▶ [Your task]:
Each line below from the one containing "1, 4, 3, 6, 3" through the one containing "0, 1, 4, 7, 0, 1, 8, 0, 1, 4, 7, 8" should be output exactly as it stands, and no other line should appear.

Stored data
# # #
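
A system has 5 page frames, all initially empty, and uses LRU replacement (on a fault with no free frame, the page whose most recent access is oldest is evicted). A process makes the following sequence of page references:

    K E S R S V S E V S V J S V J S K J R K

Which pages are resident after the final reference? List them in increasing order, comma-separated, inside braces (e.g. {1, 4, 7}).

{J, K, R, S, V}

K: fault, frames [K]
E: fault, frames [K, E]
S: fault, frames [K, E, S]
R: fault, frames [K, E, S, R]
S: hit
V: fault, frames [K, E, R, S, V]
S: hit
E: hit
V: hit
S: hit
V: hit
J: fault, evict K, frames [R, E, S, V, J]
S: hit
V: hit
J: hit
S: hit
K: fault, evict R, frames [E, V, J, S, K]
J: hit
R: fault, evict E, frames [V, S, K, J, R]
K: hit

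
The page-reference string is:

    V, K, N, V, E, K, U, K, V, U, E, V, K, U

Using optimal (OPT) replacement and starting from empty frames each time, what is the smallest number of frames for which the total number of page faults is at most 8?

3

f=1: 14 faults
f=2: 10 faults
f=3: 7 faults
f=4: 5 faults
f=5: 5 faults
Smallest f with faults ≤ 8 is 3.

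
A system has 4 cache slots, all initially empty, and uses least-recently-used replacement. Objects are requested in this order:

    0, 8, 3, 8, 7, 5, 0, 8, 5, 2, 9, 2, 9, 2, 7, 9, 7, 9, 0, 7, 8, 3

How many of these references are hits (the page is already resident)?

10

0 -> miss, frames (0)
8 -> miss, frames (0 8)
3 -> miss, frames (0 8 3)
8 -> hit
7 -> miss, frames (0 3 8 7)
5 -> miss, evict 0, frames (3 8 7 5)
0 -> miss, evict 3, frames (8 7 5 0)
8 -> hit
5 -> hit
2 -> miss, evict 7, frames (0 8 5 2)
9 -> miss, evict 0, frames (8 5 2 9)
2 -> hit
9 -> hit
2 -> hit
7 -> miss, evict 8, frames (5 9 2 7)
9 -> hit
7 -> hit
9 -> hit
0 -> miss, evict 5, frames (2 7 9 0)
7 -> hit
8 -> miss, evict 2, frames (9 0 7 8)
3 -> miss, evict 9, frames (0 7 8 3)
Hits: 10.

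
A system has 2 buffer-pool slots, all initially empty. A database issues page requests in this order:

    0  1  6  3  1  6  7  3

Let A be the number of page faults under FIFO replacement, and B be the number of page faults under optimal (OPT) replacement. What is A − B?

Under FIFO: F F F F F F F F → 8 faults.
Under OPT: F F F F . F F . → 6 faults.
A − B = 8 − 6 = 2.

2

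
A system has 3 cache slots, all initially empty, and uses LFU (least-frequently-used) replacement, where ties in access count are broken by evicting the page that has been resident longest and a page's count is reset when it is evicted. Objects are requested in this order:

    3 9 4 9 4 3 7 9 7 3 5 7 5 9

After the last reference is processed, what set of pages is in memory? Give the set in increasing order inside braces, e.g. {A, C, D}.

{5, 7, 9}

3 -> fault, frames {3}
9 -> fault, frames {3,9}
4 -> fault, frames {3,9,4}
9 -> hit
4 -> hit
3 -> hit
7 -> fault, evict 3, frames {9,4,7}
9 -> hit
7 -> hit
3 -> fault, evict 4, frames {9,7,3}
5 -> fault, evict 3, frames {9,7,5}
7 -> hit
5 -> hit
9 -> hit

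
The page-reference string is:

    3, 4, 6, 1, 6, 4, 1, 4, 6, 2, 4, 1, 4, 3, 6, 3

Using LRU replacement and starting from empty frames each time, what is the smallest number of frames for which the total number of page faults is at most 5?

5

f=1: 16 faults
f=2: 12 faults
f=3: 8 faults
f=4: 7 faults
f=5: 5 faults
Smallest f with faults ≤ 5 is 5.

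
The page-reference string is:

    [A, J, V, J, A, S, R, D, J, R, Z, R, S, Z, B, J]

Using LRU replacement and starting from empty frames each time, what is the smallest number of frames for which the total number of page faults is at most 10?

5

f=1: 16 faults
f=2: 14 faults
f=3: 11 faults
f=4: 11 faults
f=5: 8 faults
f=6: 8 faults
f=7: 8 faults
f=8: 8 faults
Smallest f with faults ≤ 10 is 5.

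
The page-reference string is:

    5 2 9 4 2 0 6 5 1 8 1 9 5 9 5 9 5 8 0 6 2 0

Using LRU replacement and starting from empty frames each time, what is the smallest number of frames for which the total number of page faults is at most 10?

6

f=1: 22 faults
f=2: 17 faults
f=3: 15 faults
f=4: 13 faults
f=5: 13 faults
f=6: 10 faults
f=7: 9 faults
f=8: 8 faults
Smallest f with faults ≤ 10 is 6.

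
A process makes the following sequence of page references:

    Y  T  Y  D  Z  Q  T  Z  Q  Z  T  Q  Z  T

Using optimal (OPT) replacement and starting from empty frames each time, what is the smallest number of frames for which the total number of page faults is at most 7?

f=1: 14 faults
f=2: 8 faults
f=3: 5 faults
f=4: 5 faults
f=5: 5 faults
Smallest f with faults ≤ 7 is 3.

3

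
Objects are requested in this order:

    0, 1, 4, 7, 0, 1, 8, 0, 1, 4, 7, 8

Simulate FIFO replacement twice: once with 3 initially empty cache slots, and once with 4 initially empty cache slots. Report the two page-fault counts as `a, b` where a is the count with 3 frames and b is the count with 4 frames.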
# # #
▶ [Response to this exercise]:
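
    3, 4, 6, 1, 6, 4, 1, 4, 6, 2, 4, 1, 4, 3, 6, 3

Using LRU replacement and starting from empty frames each time, what is the smallest number of frames for which the total number of page faults is at most 5?

5

f=1: 16 faults
f=2: 12 faults
f=3: 8 faults
f=4: 7 faults
f=5: 5 faults
Smallest f with faults ≤ 5 is 5.

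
The page-reference string is:

    [A, J, V, J, A, S, R, D, J, R, Z, R, S, Z, B, J]

Using LRU replacement and starting from empty frames each time, what is the smallest number of frames for which the total number of page faults is at most 10?

5

f=1: 16 faults
f=2: 14 faults
f=3: 11 faults
f=4: 11 faults
f=5: 8 faults
f=6: 8 faults
f=7: 8 faults
f=8: 8 faults
Smallest f with faults ≤ 10 is 5.

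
The page-reference string is:

    5 2 9 4 2 0 6 5 1 8 1 9 5 9 5 9 5 8 0 6 2 0

Using LRU replacement and starting from empty frames each time, what is the smallest number of frames for which the total number of page faults is at most 10?

6

f=1: 22 faults
f=2: 17 faults
f=3: 15 faults
f=4: 13 faults
f=5: 13 faults
f=6: 10 faults
f=7: 9 faults
f=8: 8 faults
Smallest f with faults ≤ 10 is 6.

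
A process makes the following sequence of page references:

    Y  T  Y  D  Z  Q  T  Z  Q  Z  T  Q  Z  T

Using optimal (OPT) replacement and starting from empty frames each time, what is the smallest number of frames for which the total number of page faults is at most 7?

f=1: 14 faults
f=2: 8 faults
f=3: 5 faults
f=4: 5 faults
f=5: 5 faults
Smallest f with faults ≤ 7 is 3.

3

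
Objects are requested in this order:

    0, 1, 4, 7, 0, 1, 8, 0, 1, 4, 7, 8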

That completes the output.